Problem — All lines below containing "Wigner" are to be listed.
=== Supplied records ===
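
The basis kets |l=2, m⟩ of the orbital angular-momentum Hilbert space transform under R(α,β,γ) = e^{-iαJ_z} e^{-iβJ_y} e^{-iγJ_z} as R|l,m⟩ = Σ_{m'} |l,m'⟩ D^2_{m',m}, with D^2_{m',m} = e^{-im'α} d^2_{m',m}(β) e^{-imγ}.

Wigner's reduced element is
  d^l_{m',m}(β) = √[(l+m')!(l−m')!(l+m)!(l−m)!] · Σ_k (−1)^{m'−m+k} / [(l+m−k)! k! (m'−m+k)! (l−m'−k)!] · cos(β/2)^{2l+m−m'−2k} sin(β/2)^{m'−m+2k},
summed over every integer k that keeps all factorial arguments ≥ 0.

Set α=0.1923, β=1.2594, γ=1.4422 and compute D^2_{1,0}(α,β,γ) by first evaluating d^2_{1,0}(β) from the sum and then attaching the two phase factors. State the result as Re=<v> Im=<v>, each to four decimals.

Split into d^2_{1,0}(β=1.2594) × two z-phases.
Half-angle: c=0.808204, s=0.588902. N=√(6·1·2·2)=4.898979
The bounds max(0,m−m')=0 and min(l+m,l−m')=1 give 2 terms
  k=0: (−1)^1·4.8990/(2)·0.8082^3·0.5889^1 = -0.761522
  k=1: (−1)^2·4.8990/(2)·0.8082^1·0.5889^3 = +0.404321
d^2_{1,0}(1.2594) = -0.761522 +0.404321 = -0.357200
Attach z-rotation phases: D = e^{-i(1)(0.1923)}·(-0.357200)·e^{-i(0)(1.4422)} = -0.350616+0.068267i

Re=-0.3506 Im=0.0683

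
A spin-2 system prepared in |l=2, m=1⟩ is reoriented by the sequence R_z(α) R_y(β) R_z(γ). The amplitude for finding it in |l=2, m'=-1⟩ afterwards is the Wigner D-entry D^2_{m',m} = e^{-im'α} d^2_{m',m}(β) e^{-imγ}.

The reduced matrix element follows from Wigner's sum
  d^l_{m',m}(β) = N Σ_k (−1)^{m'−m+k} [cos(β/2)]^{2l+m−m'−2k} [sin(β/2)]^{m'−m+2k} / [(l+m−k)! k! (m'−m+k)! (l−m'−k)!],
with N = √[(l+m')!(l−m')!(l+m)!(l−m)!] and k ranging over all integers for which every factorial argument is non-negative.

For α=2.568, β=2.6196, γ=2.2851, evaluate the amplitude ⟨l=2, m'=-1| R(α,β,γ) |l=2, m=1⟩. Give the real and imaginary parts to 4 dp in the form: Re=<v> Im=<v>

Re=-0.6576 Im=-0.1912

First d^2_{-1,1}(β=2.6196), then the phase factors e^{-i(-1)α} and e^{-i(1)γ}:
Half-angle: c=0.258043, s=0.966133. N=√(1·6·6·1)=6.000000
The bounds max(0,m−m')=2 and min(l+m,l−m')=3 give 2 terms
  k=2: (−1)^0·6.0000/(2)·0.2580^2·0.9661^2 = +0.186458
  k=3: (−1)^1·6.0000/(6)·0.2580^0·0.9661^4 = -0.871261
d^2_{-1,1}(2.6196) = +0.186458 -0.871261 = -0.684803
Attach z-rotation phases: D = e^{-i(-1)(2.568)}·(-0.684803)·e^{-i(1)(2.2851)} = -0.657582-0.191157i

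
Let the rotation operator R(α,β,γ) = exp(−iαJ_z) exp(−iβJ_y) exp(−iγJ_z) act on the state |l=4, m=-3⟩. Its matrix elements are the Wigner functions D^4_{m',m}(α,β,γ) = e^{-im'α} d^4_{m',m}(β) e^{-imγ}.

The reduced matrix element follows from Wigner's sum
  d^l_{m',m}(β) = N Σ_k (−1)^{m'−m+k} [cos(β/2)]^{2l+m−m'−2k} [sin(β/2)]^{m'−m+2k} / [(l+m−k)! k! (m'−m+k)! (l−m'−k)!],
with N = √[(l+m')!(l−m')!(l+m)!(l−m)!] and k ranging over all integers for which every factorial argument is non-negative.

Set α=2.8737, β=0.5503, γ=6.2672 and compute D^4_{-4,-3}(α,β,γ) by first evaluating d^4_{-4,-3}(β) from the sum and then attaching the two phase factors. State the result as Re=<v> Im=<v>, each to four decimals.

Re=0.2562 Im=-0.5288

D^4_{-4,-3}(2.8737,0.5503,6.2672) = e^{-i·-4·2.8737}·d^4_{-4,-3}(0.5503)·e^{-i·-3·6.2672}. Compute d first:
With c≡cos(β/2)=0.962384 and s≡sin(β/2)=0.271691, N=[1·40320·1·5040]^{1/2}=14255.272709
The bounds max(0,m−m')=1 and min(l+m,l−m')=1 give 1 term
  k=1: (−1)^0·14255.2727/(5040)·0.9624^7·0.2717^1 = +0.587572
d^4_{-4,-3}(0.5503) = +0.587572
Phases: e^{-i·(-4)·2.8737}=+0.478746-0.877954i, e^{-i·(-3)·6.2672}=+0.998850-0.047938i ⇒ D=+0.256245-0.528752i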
===
Solution to this problem —
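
Wigner's reduced element is
A spin-2 system prepared in |l=2, m=1⟩ is reoriented by the sequence R_z(α) R_y(β) R_z(γ). The amplitude for finding it in |l=2, m'=-1⟩ afterwards is the Wigner D-entry D^2_{m',m} = e^{-im'α} d^2_{m',m}(β) e^{-imγ}.
The reduced matrix element follows from Wigner's sum
Let the rotation operator R(α,β,γ) = exp(−iαJ_z) exp(−iβJ_y) exp(−iγJ_z) act on the state |l=4, m=-3⟩. Its matrix elements are the Wigner functions D^4_{m',m}(α,β,γ) = e^{-im'α} d^4_{m',m}(β) e^{-imγ}.
The reduced matrix element follows from Wigner's sum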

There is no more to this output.